(Stored data entries)
>>>>
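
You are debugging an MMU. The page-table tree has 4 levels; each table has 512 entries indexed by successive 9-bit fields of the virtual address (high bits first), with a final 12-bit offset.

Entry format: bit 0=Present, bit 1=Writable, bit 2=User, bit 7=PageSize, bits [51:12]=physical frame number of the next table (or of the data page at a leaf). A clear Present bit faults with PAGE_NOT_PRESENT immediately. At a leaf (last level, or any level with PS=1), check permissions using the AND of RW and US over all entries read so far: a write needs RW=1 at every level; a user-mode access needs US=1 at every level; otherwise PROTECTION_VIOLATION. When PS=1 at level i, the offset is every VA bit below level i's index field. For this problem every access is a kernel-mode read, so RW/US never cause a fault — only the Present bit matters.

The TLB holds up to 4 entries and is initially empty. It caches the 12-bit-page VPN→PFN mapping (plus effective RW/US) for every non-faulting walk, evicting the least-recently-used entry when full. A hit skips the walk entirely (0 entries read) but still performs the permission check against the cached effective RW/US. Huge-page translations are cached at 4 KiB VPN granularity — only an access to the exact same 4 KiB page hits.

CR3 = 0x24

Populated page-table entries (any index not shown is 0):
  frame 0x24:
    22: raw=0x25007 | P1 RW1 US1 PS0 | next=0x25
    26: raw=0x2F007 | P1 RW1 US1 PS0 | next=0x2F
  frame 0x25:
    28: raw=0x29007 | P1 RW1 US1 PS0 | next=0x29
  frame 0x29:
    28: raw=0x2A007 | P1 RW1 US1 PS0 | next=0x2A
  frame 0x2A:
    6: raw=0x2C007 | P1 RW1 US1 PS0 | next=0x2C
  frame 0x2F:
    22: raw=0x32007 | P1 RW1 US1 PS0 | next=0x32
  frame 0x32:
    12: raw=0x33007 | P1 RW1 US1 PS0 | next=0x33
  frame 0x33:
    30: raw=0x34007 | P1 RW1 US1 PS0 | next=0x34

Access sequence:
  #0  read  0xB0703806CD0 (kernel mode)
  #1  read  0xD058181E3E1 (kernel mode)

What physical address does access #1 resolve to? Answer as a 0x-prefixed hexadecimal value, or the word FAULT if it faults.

Walk each access:
#0 VA=0xB0703806CD0 (r,kernel):
  [0] read 0x24 idx=22: raw=0x25007 flags P=1 W=1 U=1 S=0
  [1] read 0x25 idx=28: raw=0x29007 flags P=1 W=1 U=1 S=0
  [2] read 0x29 idx=28: raw=0x2A007 flags P=1 W=1 U=1 S=0
  [3] read 0x2A idx=6: raw=0x2C007 flags P=1 W=1 U=1 S=0
  ✓ 0x2CCD0  — 4 lookups
#1 VA=0xD058181E3E1 (r,kernel):
  [0] read 0x24 idx=26: raw=0x2F007 flags P=1 W=1 U=1 S=0
  [1] read 0x2F idx=22: raw=0x32007 flags P=1 W=1 U=1 S=0
  [2] read 0x32 idx=12: raw=0x33007 flags P=1 W=1 U=1 S=0
  [3] read 0x33 idx=30: raw=0x34007 flags P=1 W=1 U=1 S=0
  ✓ 0x343E1  — 4 lookups

Access #1 PA: 0x343E1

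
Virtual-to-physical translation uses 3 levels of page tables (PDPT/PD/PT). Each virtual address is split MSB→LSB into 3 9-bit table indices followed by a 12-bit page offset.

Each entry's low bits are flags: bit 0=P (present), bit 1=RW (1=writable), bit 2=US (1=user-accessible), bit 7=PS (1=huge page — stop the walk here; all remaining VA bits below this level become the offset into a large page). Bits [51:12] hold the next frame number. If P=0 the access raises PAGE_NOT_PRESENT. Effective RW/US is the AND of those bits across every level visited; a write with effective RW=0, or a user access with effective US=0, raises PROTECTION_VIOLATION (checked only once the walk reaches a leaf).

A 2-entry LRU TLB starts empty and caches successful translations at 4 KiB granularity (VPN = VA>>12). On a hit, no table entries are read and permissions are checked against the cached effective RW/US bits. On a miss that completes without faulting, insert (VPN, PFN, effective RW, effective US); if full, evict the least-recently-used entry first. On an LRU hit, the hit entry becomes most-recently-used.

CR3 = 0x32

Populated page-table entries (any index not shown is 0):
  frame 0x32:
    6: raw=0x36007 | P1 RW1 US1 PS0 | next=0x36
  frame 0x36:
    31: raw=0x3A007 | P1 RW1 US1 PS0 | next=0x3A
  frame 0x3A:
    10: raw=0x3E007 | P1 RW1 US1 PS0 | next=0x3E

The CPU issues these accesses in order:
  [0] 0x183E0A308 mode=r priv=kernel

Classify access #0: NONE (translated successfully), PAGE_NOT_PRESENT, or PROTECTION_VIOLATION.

Walk each access:
#0 VA=0x183E0A308 (r,kernel):
  [0] read 0x32 idx=6: raw=0x36007 flags P=1 W=1 U=1 S=0
  [1] read 0x36 idx=31: raw=0x3A007 flags P=1 W=1 U=1 S=0
  [2] read 0x3A idx=10: raw=0x3E007 flags P=1 W=1 U=1 S=0
  ⇒ phys 0x3E308  [3 reads]

Access #0 fault: NONE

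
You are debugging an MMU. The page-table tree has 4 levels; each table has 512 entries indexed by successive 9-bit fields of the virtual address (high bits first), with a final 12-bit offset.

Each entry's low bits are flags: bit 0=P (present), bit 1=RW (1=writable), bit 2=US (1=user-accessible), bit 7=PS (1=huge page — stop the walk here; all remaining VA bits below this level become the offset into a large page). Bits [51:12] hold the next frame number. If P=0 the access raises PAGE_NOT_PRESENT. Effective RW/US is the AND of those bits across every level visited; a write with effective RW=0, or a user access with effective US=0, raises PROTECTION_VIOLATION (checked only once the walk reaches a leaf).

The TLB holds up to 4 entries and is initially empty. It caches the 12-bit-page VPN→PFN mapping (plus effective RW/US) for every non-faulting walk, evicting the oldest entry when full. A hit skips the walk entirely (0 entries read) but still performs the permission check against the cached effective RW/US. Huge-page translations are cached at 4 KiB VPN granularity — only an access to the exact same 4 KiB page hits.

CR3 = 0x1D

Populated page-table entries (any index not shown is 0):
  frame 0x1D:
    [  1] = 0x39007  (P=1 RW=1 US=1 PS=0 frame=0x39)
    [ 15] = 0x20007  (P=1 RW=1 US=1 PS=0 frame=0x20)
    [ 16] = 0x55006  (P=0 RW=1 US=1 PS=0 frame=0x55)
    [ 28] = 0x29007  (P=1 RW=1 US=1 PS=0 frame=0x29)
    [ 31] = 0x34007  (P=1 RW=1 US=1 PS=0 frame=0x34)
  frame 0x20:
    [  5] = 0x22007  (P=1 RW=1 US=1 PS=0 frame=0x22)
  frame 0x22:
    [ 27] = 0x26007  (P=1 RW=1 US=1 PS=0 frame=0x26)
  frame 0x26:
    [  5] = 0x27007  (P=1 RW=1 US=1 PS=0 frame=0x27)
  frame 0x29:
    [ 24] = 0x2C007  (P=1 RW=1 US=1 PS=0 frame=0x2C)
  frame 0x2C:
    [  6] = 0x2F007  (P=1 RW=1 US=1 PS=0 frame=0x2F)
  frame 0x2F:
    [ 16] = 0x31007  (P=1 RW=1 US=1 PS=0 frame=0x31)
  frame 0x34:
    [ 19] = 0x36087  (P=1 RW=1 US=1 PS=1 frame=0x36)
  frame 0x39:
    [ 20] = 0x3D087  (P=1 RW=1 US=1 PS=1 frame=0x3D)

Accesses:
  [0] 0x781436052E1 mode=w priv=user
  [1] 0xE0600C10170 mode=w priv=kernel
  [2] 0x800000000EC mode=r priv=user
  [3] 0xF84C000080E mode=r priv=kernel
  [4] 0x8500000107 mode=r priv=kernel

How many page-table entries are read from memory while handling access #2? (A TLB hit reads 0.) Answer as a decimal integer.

Per-access translation:
#0 VA=0x781436052E1 (w,user):
  L0 @0x1D[15] → 0x20007  P=1,RW=1,US=1,PS=0
  L1 @0x20[5] → 0x22007  P=1,RW=1,US=1,PS=0
  L2 @0x22[27] → 0x26007  P=1,RW=1,US=1,PS=0
  L3 @0x26[5] → 0x27007  P=1,RW=1,US=1,PS=0
  ✓ 0x272E1  — 4 lookups
#1 VA=0xE0600C10170 (w,kernel):
  L0 @0x1D[28] → 0x29007  P=1,RW=1,US=1,PS=0
  L1 @0x29[24] → 0x2C007  P=1,RW=1,US=1,PS=0
  L2 @0x2C[6] → 0x2F007  P=1,RW=1,US=1,PS=0
  L3 @0x2F[16] → 0x31007  P=1,RW=1,US=1,PS=0
  ✓ 0x31170  — 4 lookups
#2 VA=0x800000000EC (r,user):
  L0 @0x1D[16] → 0x55006  P=0,RW=1,US=1,PS=0
  ⇒ fault: PAGE_NOT_PRESENT  — 1 lookups
#3 VA=0xF84C000080E (r,kernel):
  L0 @0x1D[31] → 0x34007  P=1,RW=1,US=1,PS=0
  L1 @0x34[19] → 0x36087  P=1,RW=1,US=1,PS=1
  ✓ 0x3680E (huge @L1)  — 2 lookups
#4 VA=0x8500000107 (r,kernel):
  L0 @0x1D[1] → 0x39007  P=1,RW=1,US=1,PS=0
  L1 @0x39[20] → 0x3D087  P=1,RW=1,US=1,PS=1
  ✓ 0x3D107 (huge @L1)  — 2 lookups

Entries read for #2: 1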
<<<<
# [WHAT IS EXPECTED]
Every line above that holds the string "priv" should be returned.

# [OUTPUT]
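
  [0] 0x183E0A308 mode=r priv=kernel
  [0] 0x781436052E1 mode=w priv=user
  [1] 0xE0600C10170 mode=w priv=kernel
  [2] 0x800000000EC mode=r priv=user
  [3] 0xF84C000080E mode=r priv=kernel
  [4] 0x8500000107 mode=r priv=kernel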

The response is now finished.